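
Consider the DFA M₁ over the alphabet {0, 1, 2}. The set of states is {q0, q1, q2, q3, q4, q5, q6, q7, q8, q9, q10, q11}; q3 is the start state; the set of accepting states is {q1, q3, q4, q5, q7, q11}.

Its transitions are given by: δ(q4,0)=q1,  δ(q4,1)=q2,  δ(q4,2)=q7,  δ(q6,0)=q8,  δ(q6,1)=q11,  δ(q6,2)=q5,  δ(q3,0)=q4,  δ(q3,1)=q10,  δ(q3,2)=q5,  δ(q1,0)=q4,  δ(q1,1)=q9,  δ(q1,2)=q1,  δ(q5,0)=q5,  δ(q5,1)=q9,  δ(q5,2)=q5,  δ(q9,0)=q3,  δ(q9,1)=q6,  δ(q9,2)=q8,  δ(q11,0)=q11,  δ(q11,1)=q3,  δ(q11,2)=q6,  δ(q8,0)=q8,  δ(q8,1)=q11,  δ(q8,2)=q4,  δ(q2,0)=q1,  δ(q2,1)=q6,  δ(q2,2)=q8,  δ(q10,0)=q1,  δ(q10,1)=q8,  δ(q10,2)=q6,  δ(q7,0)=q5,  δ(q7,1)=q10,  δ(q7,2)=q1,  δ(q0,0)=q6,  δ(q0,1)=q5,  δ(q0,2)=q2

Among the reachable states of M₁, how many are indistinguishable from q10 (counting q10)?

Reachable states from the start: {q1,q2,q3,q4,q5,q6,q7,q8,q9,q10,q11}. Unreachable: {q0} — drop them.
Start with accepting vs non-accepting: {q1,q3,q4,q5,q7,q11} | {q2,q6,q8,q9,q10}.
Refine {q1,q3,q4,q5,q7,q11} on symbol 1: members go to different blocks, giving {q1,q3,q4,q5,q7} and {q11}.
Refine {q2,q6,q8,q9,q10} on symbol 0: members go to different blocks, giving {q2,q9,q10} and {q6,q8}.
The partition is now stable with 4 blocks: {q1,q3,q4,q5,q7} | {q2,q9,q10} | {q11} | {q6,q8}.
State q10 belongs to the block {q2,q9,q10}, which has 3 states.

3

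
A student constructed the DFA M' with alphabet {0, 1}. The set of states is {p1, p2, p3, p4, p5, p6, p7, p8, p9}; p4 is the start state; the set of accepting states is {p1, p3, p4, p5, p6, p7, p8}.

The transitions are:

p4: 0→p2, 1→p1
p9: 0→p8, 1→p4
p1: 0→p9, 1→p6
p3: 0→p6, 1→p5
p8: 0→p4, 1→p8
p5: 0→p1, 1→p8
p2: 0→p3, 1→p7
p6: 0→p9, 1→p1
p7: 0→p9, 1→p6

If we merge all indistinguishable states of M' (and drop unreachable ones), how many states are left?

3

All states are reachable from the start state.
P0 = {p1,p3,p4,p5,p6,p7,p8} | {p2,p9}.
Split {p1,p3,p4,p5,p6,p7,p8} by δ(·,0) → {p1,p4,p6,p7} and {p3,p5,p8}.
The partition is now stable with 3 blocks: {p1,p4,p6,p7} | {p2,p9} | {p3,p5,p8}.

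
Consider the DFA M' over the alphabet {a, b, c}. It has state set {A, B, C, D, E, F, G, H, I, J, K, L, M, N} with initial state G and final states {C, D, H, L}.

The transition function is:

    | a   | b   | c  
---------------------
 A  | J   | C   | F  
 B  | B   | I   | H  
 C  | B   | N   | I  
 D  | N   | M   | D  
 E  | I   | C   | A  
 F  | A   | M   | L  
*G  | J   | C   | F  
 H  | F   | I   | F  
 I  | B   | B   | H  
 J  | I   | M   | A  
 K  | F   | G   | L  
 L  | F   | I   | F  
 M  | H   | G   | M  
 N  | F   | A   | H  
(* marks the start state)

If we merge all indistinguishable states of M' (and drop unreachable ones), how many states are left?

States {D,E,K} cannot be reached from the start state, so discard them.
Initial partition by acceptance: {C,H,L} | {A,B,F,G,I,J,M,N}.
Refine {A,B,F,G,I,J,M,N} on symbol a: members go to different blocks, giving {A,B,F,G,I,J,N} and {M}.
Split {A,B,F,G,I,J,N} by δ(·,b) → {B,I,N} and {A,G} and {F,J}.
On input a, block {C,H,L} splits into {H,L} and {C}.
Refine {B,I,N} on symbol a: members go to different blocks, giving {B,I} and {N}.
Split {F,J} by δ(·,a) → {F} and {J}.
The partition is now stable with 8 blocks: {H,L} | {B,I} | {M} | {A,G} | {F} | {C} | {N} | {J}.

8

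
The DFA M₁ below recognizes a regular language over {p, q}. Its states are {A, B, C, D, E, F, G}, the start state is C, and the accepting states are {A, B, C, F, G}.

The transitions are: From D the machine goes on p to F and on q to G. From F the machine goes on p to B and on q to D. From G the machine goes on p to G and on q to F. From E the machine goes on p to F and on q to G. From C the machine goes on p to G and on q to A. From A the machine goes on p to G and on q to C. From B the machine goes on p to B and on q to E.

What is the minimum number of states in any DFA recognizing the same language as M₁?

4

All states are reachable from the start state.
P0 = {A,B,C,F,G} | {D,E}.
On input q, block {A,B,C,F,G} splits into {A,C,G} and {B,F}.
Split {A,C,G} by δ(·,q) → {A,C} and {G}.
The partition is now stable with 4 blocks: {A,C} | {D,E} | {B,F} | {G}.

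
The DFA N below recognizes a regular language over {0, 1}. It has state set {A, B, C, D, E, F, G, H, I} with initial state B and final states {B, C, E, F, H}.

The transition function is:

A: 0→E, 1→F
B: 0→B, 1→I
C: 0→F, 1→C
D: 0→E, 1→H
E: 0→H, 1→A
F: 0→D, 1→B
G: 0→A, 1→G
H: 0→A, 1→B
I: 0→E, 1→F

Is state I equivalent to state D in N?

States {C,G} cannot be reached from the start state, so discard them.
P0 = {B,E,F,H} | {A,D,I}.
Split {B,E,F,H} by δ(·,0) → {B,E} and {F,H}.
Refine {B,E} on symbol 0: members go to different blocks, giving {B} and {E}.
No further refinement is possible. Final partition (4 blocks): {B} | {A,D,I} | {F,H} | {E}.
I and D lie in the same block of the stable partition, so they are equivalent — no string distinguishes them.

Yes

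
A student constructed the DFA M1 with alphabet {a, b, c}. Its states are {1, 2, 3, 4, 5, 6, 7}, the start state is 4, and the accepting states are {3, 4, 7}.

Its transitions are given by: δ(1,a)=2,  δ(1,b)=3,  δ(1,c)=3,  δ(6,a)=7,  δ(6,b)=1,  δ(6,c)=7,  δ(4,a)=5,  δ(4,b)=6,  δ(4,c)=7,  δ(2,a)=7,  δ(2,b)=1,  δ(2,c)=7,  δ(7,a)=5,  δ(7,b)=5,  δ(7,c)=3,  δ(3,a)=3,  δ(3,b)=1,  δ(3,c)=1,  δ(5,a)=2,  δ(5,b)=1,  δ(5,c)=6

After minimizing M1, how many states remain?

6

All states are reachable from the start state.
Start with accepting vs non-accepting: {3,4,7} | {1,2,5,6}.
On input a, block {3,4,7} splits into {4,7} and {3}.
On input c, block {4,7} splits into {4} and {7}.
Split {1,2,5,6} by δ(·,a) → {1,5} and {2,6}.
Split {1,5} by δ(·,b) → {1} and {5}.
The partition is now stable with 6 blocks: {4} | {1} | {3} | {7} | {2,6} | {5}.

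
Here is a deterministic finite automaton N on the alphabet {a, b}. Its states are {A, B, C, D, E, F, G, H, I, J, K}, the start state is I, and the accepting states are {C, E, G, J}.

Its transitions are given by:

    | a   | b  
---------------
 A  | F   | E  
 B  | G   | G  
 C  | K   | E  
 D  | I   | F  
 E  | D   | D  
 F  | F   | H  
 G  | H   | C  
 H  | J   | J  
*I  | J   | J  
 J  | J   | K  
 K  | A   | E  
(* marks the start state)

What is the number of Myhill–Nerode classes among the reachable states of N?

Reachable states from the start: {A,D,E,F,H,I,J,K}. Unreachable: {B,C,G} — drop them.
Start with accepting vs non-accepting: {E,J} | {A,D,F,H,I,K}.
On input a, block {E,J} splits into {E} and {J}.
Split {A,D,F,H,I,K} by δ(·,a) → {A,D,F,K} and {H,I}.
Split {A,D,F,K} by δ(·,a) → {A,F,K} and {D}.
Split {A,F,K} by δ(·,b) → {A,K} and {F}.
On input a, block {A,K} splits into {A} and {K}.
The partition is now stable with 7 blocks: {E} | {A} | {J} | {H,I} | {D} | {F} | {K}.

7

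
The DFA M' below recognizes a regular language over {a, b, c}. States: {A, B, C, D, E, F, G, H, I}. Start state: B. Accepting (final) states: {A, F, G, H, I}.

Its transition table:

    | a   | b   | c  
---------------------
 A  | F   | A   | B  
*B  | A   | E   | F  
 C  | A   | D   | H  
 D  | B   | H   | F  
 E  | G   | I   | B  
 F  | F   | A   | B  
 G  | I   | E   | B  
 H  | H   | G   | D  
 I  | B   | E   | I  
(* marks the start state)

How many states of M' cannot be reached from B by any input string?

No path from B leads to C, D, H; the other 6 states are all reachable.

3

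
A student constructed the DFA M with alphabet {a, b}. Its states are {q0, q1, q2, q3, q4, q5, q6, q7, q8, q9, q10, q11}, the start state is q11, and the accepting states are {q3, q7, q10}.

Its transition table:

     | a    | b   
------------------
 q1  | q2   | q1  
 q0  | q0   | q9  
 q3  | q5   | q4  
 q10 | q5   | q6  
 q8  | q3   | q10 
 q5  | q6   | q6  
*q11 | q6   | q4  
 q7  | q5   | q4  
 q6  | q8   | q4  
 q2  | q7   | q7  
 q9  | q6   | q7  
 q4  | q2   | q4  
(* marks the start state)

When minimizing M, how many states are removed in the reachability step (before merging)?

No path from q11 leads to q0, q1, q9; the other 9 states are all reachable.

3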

# # # # # # #

§ **Directions for this task**
Figure out how many lines of the data hold "regular", and answer with the number only.

§ **Exercise solution**
3